About this exercise –
Only the lines from the beginning of the data below through the line that contains "Answer: $-188$" should be repeated, exactly as written.

═══ Entries supplied ═══

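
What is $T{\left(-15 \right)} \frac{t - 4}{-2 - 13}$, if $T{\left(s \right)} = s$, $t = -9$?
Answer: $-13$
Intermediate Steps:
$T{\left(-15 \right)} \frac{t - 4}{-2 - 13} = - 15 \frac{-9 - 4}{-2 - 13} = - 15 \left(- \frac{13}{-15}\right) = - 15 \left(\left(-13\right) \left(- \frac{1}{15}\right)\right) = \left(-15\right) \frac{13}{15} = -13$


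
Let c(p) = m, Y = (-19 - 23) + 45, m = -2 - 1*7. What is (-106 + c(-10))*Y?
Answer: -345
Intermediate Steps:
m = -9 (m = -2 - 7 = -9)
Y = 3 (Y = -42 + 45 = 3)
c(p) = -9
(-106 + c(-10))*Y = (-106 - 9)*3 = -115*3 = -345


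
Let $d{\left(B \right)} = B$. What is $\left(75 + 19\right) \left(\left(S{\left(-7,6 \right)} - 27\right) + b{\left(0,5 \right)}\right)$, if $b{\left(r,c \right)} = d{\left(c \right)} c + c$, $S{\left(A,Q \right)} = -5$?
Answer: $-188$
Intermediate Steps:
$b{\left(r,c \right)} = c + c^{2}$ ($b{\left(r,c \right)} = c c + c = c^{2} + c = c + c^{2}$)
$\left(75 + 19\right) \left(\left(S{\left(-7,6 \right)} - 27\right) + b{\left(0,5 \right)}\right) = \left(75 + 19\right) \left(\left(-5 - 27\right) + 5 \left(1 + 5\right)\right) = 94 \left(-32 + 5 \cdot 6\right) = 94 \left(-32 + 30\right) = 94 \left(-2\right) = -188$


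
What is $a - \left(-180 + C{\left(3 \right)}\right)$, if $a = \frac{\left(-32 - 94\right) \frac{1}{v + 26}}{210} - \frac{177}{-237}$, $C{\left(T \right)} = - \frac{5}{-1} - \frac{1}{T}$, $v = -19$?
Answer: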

═══

Task result –
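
What is $T{\left(-15 \right)} \frac{t - 4}{-2 - 13}$, if $T{\left(s \right)} = s$, $t = -9$?
Answer: $-13$
Intermediate Steps:
$T{\left(-15 \right)} \frac{t - 4}{-2 - 13} = - 15 \frac{-9 - 4}{-2 - 13} = - 15 \left(- \frac{13}{-15}\right) = - 15 \left(\left(-13\right) \left(- \frac{1}{15}\right)\right) = \left(-15\right) \frac{13}{15} = -13$


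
Let c(p) = m, Y = (-19 - 23) + 45, m = -2 - 1*7. What is (-106 + c(-10))*Y?
Answer: -345
Intermediate Steps:
m = -9 (m = -2 - 7 = -9)
Y = 3 (Y = -42 + 45 = 3)
c(p) = -9
(-106 + c(-10))*Y = (-106 - 9)*3 = -115*3 = -345


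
Let $d{\left(B \right)} = B$. What is $\left(75 + 19\right) \left(\left(S{\left(-7,6 \right)} - 27\right) + b{\left(0,5 \right)}\right)$, if $b{\left(r,c \right)} = d{\left(c \right)} c + c$, $S{\left(A,Q \right)} = -5$?
Answer: $-188$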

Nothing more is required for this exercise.